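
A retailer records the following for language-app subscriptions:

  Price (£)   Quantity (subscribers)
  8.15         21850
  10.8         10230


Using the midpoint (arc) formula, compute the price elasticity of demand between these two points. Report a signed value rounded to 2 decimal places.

-2.59

%ΔQ = (10230 − 21850) / [(21850 + 10230)/2] = -11620/16040 = -0.724438…
%ΔP = (10.8 − 8.15) / [(8.15 + 10.8)/2] = 2.65/9.475 = 0.279683…
Arc Ed = %ΔQ / %ΔP = (-11620/16040) / (2.65/9.475) = -2.5902…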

---

* WHAT NEEDS TO BE DONE *
Take the line holding "Using the midpoint" and all lines after it through the end of the data, and set them down exactly.

* EXERCISE RESPONSE *
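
Using the midpoint (arc) formula, compute the price elasticity of demand between these two points. Report a signed value rounded to 2 decimal places.

-2.59

%ΔQ = (10230 − 21850) / [(21850 + 10230)/2] = -11620/16040 = -0.724438…
%ΔP = (10.8 − 8.15) / [(8.15 + 10.8)/2] = 2.65/9.475 = 0.279683…
Arc Ed = %ΔQ / %ΔP = (-11620/16040) / (2.65/9.475) = -2.5902…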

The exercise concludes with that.